Problem - Copy the lines verbatim, beginning with the line that contains "Find gcd(k^5 +" and continuing through the end of the data, and only those lines.

Saved data entries -
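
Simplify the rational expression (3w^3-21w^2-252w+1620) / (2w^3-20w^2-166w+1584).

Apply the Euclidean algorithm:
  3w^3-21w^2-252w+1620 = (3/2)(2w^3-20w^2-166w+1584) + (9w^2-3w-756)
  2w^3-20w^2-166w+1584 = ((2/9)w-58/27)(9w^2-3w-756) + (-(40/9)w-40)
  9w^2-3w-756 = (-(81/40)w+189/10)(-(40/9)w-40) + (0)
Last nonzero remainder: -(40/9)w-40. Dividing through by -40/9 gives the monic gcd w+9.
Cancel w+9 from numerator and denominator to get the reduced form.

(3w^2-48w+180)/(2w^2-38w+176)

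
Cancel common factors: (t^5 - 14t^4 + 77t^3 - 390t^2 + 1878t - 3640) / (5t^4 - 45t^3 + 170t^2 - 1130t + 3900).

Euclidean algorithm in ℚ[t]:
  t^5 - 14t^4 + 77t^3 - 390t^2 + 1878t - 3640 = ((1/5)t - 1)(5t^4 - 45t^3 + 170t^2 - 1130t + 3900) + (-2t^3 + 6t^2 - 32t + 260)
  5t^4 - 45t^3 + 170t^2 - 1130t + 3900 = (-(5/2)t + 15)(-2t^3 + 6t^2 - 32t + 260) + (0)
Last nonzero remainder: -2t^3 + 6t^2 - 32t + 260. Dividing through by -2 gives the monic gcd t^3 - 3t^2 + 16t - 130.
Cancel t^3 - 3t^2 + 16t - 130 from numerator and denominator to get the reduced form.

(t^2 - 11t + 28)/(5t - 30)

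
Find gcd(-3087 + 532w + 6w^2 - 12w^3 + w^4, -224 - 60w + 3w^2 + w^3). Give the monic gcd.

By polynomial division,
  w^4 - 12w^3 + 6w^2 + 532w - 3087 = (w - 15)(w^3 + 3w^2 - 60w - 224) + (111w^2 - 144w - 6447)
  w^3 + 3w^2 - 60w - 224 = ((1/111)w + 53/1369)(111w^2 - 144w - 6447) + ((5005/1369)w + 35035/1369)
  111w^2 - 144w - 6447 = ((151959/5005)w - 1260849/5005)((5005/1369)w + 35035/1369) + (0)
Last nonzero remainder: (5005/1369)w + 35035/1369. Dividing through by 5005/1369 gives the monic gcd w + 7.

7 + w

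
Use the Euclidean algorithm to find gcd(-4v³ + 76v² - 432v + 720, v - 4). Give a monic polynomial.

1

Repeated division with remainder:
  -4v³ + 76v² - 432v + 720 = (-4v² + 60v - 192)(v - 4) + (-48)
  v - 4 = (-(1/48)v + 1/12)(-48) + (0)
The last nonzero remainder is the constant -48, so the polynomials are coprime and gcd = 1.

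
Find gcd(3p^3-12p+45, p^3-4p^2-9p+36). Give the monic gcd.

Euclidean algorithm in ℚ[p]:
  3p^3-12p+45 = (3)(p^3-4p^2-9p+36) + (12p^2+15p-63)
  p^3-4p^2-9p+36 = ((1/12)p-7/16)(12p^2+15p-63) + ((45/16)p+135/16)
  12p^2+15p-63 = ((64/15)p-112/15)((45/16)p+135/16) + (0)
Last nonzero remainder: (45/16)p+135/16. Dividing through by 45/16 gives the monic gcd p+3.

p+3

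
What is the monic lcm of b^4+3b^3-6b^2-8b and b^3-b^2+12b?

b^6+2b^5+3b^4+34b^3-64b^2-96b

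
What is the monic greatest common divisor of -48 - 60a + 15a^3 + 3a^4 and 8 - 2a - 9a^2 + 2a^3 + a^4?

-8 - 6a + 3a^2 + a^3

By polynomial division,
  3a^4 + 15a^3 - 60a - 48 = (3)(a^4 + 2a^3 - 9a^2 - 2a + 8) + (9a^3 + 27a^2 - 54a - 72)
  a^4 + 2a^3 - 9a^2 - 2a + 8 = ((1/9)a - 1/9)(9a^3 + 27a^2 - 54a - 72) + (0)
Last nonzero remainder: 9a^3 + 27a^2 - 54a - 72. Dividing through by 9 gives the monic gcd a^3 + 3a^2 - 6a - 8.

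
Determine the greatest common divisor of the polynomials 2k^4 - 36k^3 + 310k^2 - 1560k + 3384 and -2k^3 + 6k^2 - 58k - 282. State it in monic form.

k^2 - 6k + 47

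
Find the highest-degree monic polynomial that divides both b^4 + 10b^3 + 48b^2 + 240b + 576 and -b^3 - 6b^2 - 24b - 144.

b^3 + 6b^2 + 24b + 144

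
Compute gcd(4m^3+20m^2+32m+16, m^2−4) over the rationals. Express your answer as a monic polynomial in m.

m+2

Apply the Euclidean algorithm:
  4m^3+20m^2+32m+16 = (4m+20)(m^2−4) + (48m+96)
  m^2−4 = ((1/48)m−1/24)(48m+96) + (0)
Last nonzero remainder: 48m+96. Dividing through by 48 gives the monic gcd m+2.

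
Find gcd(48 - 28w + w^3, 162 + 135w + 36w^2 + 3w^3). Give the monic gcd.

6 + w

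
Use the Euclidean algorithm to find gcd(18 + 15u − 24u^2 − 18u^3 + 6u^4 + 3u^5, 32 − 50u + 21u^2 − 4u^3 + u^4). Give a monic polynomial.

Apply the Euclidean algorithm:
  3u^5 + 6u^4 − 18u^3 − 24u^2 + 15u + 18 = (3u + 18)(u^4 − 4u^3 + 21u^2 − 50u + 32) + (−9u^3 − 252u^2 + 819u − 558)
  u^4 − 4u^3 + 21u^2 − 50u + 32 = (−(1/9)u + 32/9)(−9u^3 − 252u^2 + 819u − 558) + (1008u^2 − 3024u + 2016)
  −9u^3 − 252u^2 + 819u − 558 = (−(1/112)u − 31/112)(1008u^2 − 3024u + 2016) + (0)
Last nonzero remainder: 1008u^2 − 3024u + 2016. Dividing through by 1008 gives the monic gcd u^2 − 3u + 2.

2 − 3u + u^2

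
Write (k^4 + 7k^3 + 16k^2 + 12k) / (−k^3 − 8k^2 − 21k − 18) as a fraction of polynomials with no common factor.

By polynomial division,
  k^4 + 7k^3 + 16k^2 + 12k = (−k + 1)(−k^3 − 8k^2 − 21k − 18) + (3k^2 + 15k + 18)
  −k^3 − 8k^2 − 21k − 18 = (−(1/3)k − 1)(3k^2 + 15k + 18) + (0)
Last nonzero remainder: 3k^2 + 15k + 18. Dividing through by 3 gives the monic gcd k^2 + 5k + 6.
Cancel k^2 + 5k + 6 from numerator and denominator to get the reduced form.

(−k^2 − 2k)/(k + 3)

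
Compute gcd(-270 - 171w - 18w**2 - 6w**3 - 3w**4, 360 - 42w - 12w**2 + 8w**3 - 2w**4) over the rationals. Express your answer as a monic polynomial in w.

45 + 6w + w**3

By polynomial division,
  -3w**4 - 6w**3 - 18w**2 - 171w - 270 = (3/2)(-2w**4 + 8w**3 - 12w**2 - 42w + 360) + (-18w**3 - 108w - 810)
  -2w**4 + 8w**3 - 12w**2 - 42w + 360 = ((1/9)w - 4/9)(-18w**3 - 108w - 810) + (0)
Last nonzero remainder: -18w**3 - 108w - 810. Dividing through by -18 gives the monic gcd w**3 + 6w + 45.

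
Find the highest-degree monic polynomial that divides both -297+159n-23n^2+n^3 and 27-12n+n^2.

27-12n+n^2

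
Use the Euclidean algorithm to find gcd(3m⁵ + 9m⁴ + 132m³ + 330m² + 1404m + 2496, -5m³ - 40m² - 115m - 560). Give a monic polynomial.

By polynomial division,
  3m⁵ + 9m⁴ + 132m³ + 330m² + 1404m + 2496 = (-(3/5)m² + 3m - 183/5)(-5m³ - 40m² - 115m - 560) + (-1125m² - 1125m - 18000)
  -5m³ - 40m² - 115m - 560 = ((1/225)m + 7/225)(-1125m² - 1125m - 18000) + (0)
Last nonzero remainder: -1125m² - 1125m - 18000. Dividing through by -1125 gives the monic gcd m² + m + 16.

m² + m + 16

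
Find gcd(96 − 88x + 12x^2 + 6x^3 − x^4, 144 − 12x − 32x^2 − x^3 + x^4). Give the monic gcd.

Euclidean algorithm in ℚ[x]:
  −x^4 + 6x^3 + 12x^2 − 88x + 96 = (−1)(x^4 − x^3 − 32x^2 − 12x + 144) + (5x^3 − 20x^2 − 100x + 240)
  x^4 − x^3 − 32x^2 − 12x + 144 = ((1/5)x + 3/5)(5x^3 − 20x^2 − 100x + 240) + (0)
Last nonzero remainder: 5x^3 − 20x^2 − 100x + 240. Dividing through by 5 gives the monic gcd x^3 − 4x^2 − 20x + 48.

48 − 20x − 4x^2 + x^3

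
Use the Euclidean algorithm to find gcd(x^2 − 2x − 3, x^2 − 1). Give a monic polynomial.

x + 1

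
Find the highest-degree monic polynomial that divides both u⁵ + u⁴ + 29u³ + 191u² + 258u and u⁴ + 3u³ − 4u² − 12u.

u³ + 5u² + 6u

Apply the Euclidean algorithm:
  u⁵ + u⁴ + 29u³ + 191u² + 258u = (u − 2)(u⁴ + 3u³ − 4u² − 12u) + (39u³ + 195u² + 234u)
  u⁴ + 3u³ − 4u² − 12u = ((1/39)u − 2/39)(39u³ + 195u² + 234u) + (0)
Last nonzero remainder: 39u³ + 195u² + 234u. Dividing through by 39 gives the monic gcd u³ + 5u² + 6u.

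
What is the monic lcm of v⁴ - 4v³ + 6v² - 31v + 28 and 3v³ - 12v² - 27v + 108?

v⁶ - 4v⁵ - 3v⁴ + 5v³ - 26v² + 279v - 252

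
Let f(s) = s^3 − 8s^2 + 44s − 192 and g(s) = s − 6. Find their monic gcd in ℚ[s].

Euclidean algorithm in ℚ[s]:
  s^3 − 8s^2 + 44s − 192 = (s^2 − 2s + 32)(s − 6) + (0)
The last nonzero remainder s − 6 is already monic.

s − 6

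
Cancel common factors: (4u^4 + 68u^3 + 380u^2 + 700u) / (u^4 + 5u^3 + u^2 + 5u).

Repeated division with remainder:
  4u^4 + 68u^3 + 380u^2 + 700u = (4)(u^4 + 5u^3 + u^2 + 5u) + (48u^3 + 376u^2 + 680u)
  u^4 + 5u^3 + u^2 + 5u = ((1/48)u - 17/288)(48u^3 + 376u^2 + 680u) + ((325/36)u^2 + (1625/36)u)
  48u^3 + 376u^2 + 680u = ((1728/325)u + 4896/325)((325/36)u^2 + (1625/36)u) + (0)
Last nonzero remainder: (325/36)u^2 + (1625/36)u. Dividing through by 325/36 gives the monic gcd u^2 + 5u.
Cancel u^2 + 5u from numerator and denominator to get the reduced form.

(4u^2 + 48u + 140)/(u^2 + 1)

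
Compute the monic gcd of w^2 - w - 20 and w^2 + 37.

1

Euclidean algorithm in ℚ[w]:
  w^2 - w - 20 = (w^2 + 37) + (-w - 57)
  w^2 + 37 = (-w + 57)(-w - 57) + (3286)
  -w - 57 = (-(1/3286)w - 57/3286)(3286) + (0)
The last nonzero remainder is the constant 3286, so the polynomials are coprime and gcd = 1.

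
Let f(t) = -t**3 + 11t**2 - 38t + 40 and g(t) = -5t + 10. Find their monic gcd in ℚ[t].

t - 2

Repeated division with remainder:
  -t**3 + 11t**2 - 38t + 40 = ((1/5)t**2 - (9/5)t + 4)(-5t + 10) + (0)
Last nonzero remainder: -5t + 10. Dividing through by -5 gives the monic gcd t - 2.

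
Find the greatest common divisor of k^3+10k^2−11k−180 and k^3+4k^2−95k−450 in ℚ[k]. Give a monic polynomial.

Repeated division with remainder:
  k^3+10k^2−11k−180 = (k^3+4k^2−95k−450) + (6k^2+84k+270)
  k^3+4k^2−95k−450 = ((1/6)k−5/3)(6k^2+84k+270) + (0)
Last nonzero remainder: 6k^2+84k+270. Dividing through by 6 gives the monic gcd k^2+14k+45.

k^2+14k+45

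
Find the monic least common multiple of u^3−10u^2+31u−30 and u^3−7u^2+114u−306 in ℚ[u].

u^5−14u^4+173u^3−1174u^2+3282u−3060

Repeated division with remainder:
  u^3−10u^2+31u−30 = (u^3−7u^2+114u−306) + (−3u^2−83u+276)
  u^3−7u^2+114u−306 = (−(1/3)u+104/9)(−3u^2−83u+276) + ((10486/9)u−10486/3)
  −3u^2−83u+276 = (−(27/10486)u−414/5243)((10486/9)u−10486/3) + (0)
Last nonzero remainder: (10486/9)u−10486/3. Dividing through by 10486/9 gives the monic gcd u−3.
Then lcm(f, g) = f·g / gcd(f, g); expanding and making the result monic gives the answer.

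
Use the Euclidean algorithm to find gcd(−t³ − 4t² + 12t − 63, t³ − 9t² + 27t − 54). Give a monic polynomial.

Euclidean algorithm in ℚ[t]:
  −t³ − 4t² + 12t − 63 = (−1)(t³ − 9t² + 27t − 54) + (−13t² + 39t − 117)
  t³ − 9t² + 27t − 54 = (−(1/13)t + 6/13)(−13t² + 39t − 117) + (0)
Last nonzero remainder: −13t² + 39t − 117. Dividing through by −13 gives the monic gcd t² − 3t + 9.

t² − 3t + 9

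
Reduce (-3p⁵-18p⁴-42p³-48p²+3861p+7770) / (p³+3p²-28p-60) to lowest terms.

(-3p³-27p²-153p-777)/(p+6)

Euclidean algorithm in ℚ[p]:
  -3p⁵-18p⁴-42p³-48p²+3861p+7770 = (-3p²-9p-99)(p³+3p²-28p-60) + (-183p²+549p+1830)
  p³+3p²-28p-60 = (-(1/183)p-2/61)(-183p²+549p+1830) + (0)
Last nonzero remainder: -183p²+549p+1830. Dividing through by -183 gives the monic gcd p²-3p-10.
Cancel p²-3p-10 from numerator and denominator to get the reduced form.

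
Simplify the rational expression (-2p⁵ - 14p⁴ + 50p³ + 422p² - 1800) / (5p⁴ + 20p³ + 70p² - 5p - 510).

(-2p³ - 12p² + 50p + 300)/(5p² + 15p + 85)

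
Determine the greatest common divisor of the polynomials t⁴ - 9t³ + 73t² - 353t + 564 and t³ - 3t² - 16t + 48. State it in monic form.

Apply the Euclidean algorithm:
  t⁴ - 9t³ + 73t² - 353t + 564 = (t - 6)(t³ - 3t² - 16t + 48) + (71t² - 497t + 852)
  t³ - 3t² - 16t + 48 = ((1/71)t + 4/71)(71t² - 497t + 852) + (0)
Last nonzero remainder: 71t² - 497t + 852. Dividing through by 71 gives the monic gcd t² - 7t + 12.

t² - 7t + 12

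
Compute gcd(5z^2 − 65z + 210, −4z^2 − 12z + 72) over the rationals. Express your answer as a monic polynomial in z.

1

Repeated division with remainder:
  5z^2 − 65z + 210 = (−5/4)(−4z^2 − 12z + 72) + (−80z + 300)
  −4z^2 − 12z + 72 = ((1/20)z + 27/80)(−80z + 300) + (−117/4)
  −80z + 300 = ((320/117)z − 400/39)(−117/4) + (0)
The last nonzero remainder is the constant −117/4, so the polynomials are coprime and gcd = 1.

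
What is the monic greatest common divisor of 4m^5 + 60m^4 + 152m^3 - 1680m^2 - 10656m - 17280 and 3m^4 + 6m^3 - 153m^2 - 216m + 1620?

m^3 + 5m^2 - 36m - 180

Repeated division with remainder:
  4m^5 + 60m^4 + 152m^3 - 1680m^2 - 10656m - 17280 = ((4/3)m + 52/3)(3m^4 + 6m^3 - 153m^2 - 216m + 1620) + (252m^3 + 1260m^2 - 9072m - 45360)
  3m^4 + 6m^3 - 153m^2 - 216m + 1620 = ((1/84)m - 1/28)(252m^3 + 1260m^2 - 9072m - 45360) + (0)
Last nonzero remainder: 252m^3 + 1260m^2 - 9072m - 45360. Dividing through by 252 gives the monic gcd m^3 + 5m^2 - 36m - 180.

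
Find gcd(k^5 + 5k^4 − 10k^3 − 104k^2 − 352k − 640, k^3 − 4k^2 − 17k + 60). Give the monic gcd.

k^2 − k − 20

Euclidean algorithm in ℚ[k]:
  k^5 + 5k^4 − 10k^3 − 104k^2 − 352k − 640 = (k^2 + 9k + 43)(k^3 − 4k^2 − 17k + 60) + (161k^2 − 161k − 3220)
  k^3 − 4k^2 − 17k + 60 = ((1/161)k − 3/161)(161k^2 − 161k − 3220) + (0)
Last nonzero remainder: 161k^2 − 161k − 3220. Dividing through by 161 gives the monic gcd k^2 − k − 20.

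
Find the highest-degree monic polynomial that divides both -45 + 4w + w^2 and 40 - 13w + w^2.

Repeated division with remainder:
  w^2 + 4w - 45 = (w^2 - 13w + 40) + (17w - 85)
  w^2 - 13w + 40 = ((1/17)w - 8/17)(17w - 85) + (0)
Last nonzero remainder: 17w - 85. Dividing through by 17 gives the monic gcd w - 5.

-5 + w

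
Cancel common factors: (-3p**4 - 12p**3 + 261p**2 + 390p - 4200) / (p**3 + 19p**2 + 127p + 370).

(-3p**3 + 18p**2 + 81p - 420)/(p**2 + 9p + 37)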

Response to this task -
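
Find gcd(k^5 + 5k^4 − 10k^3 − 104k^2 − 352k − 640, k^3 − 4k^2 − 17k + 60). Give the monic gcd.

k^2 − k − 20

Euclidean algorithm in ℚ[k]:
  k^5 + 5k^4 − 10k^3 − 104k^2 − 352k − 640 = (k^2 + 9k + 43)(k^3 − 4k^2 − 17k + 60) + (161k^2 − 161k − 3220)
  k^3 − 4k^2 − 17k + 60 = ((1/161)k − 3/161)(161k^2 − 161k − 3220) + (0)
Last nonzero remainder: 161k^2 − 161k − 3220. Dividing through by 161 gives the monic gcd k^2 − k − 20.

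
Find the highest-degree monic polynomial that divides both -45 + 4w + w^2 and 40 - 13w + w^2.

Repeated division with remainder:
  w^2 + 4w - 45 = (w^2 - 13w + 40) + (17w - 85)
  w^2 - 13w + 40 = ((1/17)w - 8/17)(17w - 85) + (0)
Last nonzero remainder: 17w - 85. Dividing through by 17 gives the monic gcd w - 5.

-5 + w

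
Cancel common factors: (-3p**4 - 12p**3 + 261p**2 + 390p - 4200) / (p**3 + 19p**2 + 127p + 370).

(-3p**3 + 18p**2 + 81p - 420)/(p**2 + 9p + 37)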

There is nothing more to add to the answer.